### What is needed
From the line with "A remote-controlled car moving" onward, reproduce each line of the entries exactly, ending at the last one, and add nothing.

### Records from a data source
- - -

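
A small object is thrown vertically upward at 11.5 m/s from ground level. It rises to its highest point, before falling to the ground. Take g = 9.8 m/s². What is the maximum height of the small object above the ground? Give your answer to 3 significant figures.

Phase 1 (rising): v₀ = 11.5 m/s, a = -9.8 m/s².
v = v₀ + at → t = (0 − 11.5) / -9.8 = 1.17 s
v² = v₀² + 2aΔx → Δx = (0² − 11.5²)/(2·-9.8) = 6.75 m
Maximum height = 6.75 m

6.75 m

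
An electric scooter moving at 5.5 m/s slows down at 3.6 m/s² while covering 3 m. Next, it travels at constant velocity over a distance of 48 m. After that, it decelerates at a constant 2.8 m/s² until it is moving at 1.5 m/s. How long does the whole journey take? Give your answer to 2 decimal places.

17.55 s

Phase 1 (decelerating): v₀ = 5.50 m/s, a = -3.6 m/s².
v² = v₀² + 2aΔx = 5.50² + 2·-3.6·3 = 8.65 → v = 2.94 m/s
t = (v − v₀)/a = (2.94 − 5.50)/-3.6 = 0.711 s

Phase 2 (constant speed): v₀ = 2.94 m/s, a = 0 m/s².
Constant speed: t = d/v = 48/2.94 = 16.3 s

Phase 3 (decelerating): v₀ = 2.94 m/s, a = -2.8 m/s².
v = v₀ + at → t = (1.5 − 2.94) / -2.8 = 0.515 s
v² = v₀² + 2aΔx → Δx = (1.5² − 2.94²)/(2·-2.8) = 1.14 m
Total time = 0.711 + 16.3 + 0.515 = 17.5 s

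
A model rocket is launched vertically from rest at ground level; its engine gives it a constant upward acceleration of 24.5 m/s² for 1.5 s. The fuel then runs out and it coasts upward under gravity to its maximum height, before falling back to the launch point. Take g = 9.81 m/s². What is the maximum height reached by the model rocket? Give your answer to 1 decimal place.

Phase 1 (powered ascent): v₀ = 0 m/s, a = 24.5 m/s².
v = v₀ + at = 0 + (24.5)(1.5) = 36.8 m/s
Δx = v₀t + ½at² = 0·1.5 + 0.5·24.5·1.5² = 27.6 m

Phase 2 (coasting upward): v₀ = 36.8 m/s, a = -9.81 m/s².
v = v₀ + at → t = (0 − 36.8) / -9.81 = 3.75 s
v² = v₀² + 2aΔx → Δx = (0² − 36.8²)/(2·-9.81) = 68.8 m
Maximum height = 27.6 + 68.8 = 96.4 m

96.4 m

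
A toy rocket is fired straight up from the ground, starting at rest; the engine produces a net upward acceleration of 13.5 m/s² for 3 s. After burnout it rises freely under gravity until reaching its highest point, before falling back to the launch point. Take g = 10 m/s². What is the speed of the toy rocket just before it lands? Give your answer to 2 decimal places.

Phase 1 (powered ascent): v₀ = 0 m/s, a = 13.5 m/s².
v = v₀ + at = 0 + (13.5)(3) = 40.5 m/s
Δx = v₀t + ½at² = 0·3 + 0.5·13.5·3² = 60.8 m

Phase 2 (coasting upward): v₀ = 40.5 m/s, a = -10 m/s².
v = v₀ + at → t = (0 − 40.5) / -10 = 4.05 s
v² = v₀² + 2aΔx → Δx = (0² − 40.5²)/(2·-10) = 82.0 m

Phase 3 (free fall): v₀ = 0 m/s, a = -10 m/s².
Falls 143 m from rest: t = √(2·143/10) = 5.34 s; v = g·t = 53.4 m/s.
Impact speed = 53.4 m/s

53.43 m/s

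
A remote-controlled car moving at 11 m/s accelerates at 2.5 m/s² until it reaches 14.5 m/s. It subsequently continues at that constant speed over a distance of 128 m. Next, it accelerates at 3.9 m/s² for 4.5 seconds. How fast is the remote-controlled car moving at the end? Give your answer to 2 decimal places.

Phase 1 (accelerating): v₀ = 11.0 m/s, a = 2.5 m/s².
v = v₀ + at → t = (14.5 − 11.0) / 2.5 = 1.40 s
v² = v₀² + 2aΔx → Δx = (14.5² − 11.0²)/(2·2.5) = 17.9 m

Phase 2 (constant speed): v₀ = 14.5 m/s, a = 0 m/s².
Constant speed: t = d/v = 128/14.5 = 8.83 s

Phase 3 (accelerating): v₀ = 14.5 m/s, a = 3.9 m/s².
v = v₀ + at = 14.5 + (3.9)(4.5) = 32.0 m/s
Δx = v₀t + ½at² = 14.5·4.5 + 0.5·3.9·4.5² = 105 m
Final speed = 32.0 m/s

32.05 m/s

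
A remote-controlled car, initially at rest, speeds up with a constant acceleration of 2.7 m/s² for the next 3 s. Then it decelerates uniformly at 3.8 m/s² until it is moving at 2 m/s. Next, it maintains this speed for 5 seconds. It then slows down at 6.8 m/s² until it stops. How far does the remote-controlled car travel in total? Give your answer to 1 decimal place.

Phase 1 (accelerating): v₀ = 0 m/s, a = 2.7 m/s².
v = v₀ + at = 0 + (2.7)(3) = 8.10 m/s
Δx = v₀t + ½at² = 0·3 + 0.5·2.7·3² = 12.2 m

Phase 2 (decelerating): v₀ = 8.10 m/s, a = -3.8 m/s².
v = v₀ + at → t = (2 − 8.10) / -3.8 = 1.61 s
v² = v₀² + 2aΔx → Δx = (2² − 8.10²)/(2·-3.8) = 8.11 m

Phase 3 (constant speed): v₀ = 2.00 m/s, a = 0 m/s².
v = v₀ + at = 2.00 + (0)(5) = 2.00 m/s
Δx = v₀t + ½at² = 2.00·5 + 0.5·0·5² = 10.0 m

Phase 4 (decelerating): v₀ = 2.00 m/s, a = -6.8 m/s².
v = v₀ + at → t = (0 − 2.00) / -6.8 = 0.294 s
v² = v₀² + 2aΔx → Δx = (0² − 2.00²)/(2·-6.8) = 0.294 m
Total distance = 12.2 + 8.11 + 10.0 + 0.294 = 30.6 m

30.6 m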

- - -

### Response
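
A remote-controlled car moving at 11 m/s accelerates at 2.5 m/s² until it reaches 14.5 m/s. It subsequently continues at that constant speed over a distance of 128 m. Next, it accelerates at 3.9 m/s² for 4.5 seconds. How fast is the remote-controlled car moving at the end? Give your answer to 2 decimal places.

Phase 1 (accelerating): v₀ = 11.0 m/s, a = 2.5 m/s².
v = v₀ + at → t = (14.5 − 11.0) / 2.5 = 1.40 s
v² = v₀² + 2aΔx → Δx = (14.5² − 11.0²)/(2·2.5) = 17.9 m

Phase 2 (constant speed): v₀ = 14.5 m/s, a = 0 m/s².
Constant speed: t = d/v = 128/14.5 = 8.83 s

Phase 3 (accelerating): v₀ = 14.5 m/s, a = 3.9 m/s².
v = v₀ + at = 14.5 + (3.9)(4.5) = 32.0 m/s
Δx = v₀t + ½at² = 14.5·4.5 + 0.5·3.9·4.5² = 105 m
Final speed = 32.0 m/s

32.05 m/s

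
A remote-controlled car, initially at rest, speeds up with a constant acceleration of 2.7 m/s² for the next 3 s. Then it decelerates uniformly at 3.8 m/s² until it is moving at 2 m/s. Next, it maintains this speed for 5 seconds. It then slows down at 6.8 m/s² until it stops. How far does the remote-controlled car travel in total? Give your answer to 1 decimal place.

Phase 1 (accelerating): v₀ = 0 m/s, a = 2.7 m/s².
v = v₀ + at = 0 + (2.7)(3) = 8.10 m/s
Δx = v₀t + ½at² = 0·3 + 0.5·2.7·3² = 12.2 m

Phase 2 (decelerating): v₀ = 8.10 m/s, a = -3.8 m/s².
v = v₀ + at → t = (2 − 8.10) / -3.8 = 1.61 s
v² = v₀² + 2aΔx → Δx = (2² − 8.10²)/(2·-3.8) = 8.11 m

Phase 3 (constant speed): v₀ = 2.00 m/s, a = 0 m/s².
v = v₀ + at = 2.00 + (0)(5) = 2.00 m/s
Δx = v₀t + ½at² = 2.00·5 + 0.5·0·5² = 10.0 m

Phase 4 (decelerating): v₀ = 2.00 m/s, a = -6.8 m/s².
v = v₀ + at → t = (0 − 2.00) / -6.8 = 0.294 s
v² = v₀² + 2aΔx → Δx = (0² − 2.00²)/(2·-6.8) = 0.294 m
Total distance = 12.2 + 8.11 + 10.0 + 0.294 = 30.6 m

30.6 m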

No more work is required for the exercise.